Every entry should be transcribed word for word, so that nothing is missing.

[Stored data]
=-=-=
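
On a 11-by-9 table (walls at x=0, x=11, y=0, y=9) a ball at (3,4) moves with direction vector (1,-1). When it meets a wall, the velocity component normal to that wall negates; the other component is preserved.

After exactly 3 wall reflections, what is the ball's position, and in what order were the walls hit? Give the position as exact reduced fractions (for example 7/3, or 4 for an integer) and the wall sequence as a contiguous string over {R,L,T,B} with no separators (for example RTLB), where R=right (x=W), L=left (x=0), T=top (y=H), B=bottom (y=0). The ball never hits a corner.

1. t=4 → B at (7,0); v=(1,1)
2. t=4 → R at (11,4); v=(-1,1)
3. t=5 → T at (6,9); v=(-1,-1)

Final position: (6,9)
Wall sequence: BRT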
=-=-=
[WRITTEN REPLY]
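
On a 11-by-9 table (walls at x=0, x=11, y=0, y=9) a ball at (3,4) moves with direction vector (1,-1). When it meets a wall, the velocity component normal to that wall negates; the other component is preserved.

After exactly 3 wall reflections, what is the ball's position, and in what order were the walls hit? Give the position as exact reduced fractions (for example 7/3, or 4 for an integer) and the wall sequence as a contiguous string over {R,L,T,B} with no separators (for example RTLB), where R=right (x=W), L=left (x=0), T=top (y=H), B=bottom (y=0). The ball never hits a corner.

1. t=4 → B at (7,0); v=(1,1)
2. t=4 → R at (11,4); v=(-1,1)
3. t=5 → T at (6,9); v=(-1,-1)

Final position: (6,9)
Wall sequence: BRT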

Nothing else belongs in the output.